TASK REQUIREMENTS
Lines holding the string "full": copy each one from the listing below.

====================

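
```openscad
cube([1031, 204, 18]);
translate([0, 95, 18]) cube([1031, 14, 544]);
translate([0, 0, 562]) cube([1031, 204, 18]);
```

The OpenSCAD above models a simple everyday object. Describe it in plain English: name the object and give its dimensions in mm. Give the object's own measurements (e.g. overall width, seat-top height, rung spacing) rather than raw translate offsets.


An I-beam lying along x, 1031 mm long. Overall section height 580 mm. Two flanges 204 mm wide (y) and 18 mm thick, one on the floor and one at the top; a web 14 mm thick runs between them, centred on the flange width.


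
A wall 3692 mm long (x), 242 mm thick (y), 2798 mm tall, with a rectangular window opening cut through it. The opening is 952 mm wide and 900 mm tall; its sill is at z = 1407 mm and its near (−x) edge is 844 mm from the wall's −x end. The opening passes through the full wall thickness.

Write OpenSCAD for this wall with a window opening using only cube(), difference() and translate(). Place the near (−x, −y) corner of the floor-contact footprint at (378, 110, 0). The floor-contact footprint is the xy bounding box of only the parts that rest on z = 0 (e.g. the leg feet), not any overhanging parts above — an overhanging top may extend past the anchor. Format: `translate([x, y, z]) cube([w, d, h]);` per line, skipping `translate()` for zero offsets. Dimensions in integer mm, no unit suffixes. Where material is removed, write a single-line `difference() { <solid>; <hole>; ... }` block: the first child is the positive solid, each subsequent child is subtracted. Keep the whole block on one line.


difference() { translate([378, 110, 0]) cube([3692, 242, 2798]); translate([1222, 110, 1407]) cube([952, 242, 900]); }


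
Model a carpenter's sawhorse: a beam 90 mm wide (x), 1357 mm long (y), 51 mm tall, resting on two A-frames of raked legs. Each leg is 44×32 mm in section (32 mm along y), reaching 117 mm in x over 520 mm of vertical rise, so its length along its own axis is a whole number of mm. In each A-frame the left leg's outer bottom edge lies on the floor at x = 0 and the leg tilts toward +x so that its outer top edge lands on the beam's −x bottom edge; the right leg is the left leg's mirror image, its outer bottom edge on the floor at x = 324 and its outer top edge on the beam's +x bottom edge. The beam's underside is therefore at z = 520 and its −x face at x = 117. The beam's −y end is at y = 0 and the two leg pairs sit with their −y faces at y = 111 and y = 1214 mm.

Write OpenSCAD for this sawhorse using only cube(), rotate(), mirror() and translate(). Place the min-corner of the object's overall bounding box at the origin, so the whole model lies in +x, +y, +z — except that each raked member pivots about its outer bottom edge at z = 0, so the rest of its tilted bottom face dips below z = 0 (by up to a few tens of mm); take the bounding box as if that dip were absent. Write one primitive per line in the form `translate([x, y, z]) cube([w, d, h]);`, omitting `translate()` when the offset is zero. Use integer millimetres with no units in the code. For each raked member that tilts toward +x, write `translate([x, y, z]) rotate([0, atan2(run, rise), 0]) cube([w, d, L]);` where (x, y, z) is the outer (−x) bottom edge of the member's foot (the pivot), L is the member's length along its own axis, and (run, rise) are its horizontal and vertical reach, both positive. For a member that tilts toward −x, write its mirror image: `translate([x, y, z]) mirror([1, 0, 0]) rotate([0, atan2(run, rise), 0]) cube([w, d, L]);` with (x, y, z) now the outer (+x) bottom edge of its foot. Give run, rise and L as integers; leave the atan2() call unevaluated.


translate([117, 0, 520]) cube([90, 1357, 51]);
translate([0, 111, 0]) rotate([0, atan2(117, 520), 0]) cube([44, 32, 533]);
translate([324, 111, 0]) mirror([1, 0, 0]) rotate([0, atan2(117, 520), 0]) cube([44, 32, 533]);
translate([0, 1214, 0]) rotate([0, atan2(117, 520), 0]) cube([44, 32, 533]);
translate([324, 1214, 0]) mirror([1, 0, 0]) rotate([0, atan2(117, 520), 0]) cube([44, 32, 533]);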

====================

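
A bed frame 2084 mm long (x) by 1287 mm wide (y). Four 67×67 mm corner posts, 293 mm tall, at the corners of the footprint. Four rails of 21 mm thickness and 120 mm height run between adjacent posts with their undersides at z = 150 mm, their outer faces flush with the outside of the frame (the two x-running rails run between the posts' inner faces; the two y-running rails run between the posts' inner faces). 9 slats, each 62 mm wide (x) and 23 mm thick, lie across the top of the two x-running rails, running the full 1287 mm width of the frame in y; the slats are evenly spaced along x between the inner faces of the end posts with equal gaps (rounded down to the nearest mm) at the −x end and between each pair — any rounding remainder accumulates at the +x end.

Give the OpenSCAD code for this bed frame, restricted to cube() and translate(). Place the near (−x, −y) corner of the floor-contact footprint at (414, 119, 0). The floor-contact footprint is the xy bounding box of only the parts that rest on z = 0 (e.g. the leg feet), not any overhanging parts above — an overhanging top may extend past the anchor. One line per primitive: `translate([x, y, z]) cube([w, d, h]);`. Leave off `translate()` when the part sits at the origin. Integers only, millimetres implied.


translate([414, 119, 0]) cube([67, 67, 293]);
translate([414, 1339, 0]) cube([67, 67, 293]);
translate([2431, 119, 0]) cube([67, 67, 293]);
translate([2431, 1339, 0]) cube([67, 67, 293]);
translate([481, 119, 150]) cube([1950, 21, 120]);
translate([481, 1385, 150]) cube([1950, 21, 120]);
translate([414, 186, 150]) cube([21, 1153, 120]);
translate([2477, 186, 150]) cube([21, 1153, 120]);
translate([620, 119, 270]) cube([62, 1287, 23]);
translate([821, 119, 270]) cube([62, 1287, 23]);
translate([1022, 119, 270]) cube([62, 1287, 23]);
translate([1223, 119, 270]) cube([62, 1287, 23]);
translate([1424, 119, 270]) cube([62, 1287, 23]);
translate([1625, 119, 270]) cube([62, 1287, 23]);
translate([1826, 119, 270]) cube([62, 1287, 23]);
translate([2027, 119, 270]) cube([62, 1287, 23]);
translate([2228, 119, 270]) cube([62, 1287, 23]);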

====================

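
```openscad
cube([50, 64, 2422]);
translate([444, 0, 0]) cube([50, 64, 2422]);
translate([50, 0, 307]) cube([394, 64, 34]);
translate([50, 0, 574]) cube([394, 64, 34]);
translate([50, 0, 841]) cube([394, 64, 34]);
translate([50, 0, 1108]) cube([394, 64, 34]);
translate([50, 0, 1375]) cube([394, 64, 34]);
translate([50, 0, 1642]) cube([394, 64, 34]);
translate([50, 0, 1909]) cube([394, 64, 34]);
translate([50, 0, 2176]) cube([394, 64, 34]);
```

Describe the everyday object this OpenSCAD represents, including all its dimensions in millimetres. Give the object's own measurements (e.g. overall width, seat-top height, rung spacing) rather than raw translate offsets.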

====================

SOLUTION TO THE PROBLEM
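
A wall 3692 mm long (x), 242 mm thick (y), 2798 mm tall, with a rectangular window opening cut through it. The opening is 952 mm wide and 900 mm tall; its sill is at z = 1407 mm and its near (−x) edge is 844 mm from the wall's −x end. The opening passes through the full wall thickness.
A bed frame 2084 mm long (x) by 1287 mm wide (y). Four 67×67 mm corner posts, 293 mm tall, at the corners of the footprint. Four rails of 21 mm thickness and 120 mm height run between adjacent posts with their undersides at z = 150 mm, their outer faces flush with the outside of the frame (the two x-running rails run between the posts' inner faces; the two y-running rails run between the posts' inner faces). 9 slats, each 62 mm wide (x) and 23 mm thick, lie across the top of the two x-running rails, running the full 1287 mm width of the frame in y; the slats are evenly spaced along x between the inner faces of the end posts with equal gaps (rounded down to the nearest mm) at the −x end and between each pair — any rounding remainder accumulates at the +x end.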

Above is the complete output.